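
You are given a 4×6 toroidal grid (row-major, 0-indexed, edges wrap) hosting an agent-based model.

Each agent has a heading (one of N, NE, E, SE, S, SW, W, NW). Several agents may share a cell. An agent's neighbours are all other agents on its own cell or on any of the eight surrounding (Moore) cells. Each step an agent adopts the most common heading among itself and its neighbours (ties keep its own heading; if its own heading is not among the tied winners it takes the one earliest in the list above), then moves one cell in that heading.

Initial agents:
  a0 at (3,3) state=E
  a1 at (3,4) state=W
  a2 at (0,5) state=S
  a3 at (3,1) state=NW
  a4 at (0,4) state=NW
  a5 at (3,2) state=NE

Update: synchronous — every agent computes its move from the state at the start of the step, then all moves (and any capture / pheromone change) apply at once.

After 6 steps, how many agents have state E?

1

t=1: a0@(3,4):E a1@(3,3):W a2@(1,5):S a3@(2,0):NW a4@(3,3):NW a5@(2,3):NE
t=2: a0@(3,5):E a1@(3,2):W a2@(2,5):S a3@(1,5):NW a4@(2,2):NW a5@(1,4):NE
t=3: a0@(3,0):E a1@(3,1):W a2@(3,5):S a3@(0,4):NW a4@(1,1):NW a5@(0,5):NE
t=4: a0@(3,1):E a1@(3,0):W a2@(0,5):S a3@(3,3):NW a4@(0,0):NW a5@(3,0):NE
t=5: a0@(3,2):E a1@(3,5):W a2@(1,5):S a3@(2,2):NW a4@(3,5):NW a5@(2,1):NE
t=6: a0@(3,3):E a1@(3,4):W a2@(2,5):S a3@(1,1):NW a4@(2,4):NW a5@(1,2):NE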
━━━━━━━━━━
> [WHAT TO DO]: Up to and including the last line above, starting with the line that contains "a3 at (3,1) state=NW", return each line exactly and nothing else.

> [SOLVED PROBLEM]:
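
  a3 at (3,1) state=NW
  a4 at (0,4) state=NW
  a5 at (3,2) state=NE

Update: synchronous — every agent computes its move from the state at the start of the step, then all moves (and any capture / pheromone change) apply at once.

After 6 steps, how many agents have state E?

1

t=1: a0@(3,4):E a1@(3,3):W a2@(1,5):S a3@(2,0):NW a4@(3,3):NW a5@(2,3):NE
t=2: a0@(3,5):E a1@(3,2):W a2@(2,5):S a3@(1,5):NW a4@(2,2):NW a5@(1,4):NE
t=3: a0@(3,0):E a1@(3,1):W a2@(3,5):S a3@(0,4):NW a4@(1,1):NW a5@(0,5):NE
t=4: a0@(3,1):E a1@(3,0):W a2@(0,5):S a3@(3,3):NW a4@(0,0):NW a5@(3,0):NE
t=5: a0@(3,2):E a1@(3,5):W a2@(1,5):S a3@(2,2):NW a4@(3,5):NW a5@(2,1):NE
t=6: a0@(3,3):E a1@(3,4):W a2@(2,5):S a3@(1,1):NW a4@(2,4):NW a5@(1,2):NE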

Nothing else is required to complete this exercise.